■ Directions for this task
With no line left out, restate the data word for word.

────────────────────

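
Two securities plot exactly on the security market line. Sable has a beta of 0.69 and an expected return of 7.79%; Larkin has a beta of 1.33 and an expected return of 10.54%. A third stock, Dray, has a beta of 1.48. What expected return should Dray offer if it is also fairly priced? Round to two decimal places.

11.18%

MRP (SML slope) = (10.54% − 7.79%) / (1.33 − 0.69) = 2.75% / 0.64 = 4.2969%
R_f (intercept) = 7.79% − 0.69 × 4.2969% = 4.8251%
E(R_Dray) = R_f + β × MRP = 4.8251% + 1.48 × 4.2969% = 11.18%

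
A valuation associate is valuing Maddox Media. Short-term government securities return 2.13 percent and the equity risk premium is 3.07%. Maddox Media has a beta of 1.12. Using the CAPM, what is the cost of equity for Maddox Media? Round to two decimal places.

E(R) = R_f + β × MRP = 2.13% + 1.12 × 3.07% = 5.57%

5.57%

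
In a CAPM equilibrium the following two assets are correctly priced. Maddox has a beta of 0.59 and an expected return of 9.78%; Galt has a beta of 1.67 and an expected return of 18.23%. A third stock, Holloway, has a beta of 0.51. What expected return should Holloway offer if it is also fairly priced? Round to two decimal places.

9.15%

MRP (SML slope) = (18.23% − 9.78%) / (1.67 − 0.59) = 8.45% / 1.08 = 7.8241%
R_f (intercept) = 9.78% − 0.59 × 7.8241% = 5.1638%
E(R_Holloway) = R_f + β × MRP = 5.1638% + 0.51 × 7.8241% = 9.15%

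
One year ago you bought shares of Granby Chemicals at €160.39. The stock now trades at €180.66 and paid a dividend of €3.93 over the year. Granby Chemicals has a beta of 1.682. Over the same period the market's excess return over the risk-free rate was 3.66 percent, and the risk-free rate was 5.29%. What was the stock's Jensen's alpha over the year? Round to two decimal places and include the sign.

Realised HPR = (P1 + D1 − P0) / P0 = (180.66 + 3.93 − 160.39) / 160.39 = 24.20 / 160.39 = 15.0882%
CAPM required = R_f + β·MRP = 5.29% + 1.682 × 3.66% = 11.44612%
α = realised − required = 15.0882% − 11.44612% = +3.64%

+3.64%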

────────────────────

■ Response area
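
Two securities plot exactly on the security market line. Sable has a beta of 0.69 and an expected return of 7.79%; Larkin has a beta of 1.33 and an expected return of 10.54%. A third stock, Dray, has a beta of 1.48. What expected return should Dray offer if it is also fairly priced? Round to two decimal places.

11.18%

MRP (SML slope) = (10.54% − 7.79%) / (1.33 − 0.69) = 2.75% / 0.64 = 4.2969%
R_f (intercept) = 7.79% − 0.69 × 4.2969% = 4.8251%
E(R_Dray) = R_f + β × MRP = 4.8251% + 1.48 × 4.2969% = 11.18%

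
A valuation associate is valuing Maddox Media. Short-term government securities return 2.13 percent and the equity risk premium is 3.07%. Maddox Media has a beta of 1.12. Using the CAPM, what is the cost of equity for Maddox Media? Round to two decimal places.

E(R) = R_f + β × MRP = 2.13% + 1.12 × 3.07% = 5.57%

5.57%

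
In a CAPM equilibrium the following two assets are correctly priced. Maddox has a beta of 0.59 and an expected return of 9.78%; Galt has a beta of 1.67 and an expected return of 18.23%. A third stock, Holloway, has a beta of 0.51. What expected return should Holloway offer if it is also fairly priced? Round to two decimal places.

9.15%

MRP (SML slope) = (18.23% − 9.78%) / (1.67 − 0.59) = 8.45% / 1.08 = 7.8241%
R_f (intercept) = 9.78% − 0.59 × 7.8241% = 5.1638%
E(R_Holloway) = R_f + β × MRP = 5.1638% + 0.51 × 7.8241% = 9.15%

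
One year ago you bought shares of Granby Chemicals at €160.39. The stock now trades at €180.66 and paid a dividend of €3.93 over the year. Granby Chemicals has a beta of 1.682. Over the same period the market's excess return over the risk-free rate was 3.66 percent, and the risk-free rate was 5.29%. What was the stock's Jensen's alpha over the year? Round to two decimal places and include the sign.

Realised HPR = (P1 + D1 − P0) / P0 = (180.66 + 3.93 − 160.39) / 160.39 = 24.20 / 160.39 = 15.0882%
CAPM required = R_f + β·MRP = 5.29% + 1.682 × 3.66% = 11.44612%
α = realised − required = 15.0882% − 11.44612% = +3.64%

+3.64%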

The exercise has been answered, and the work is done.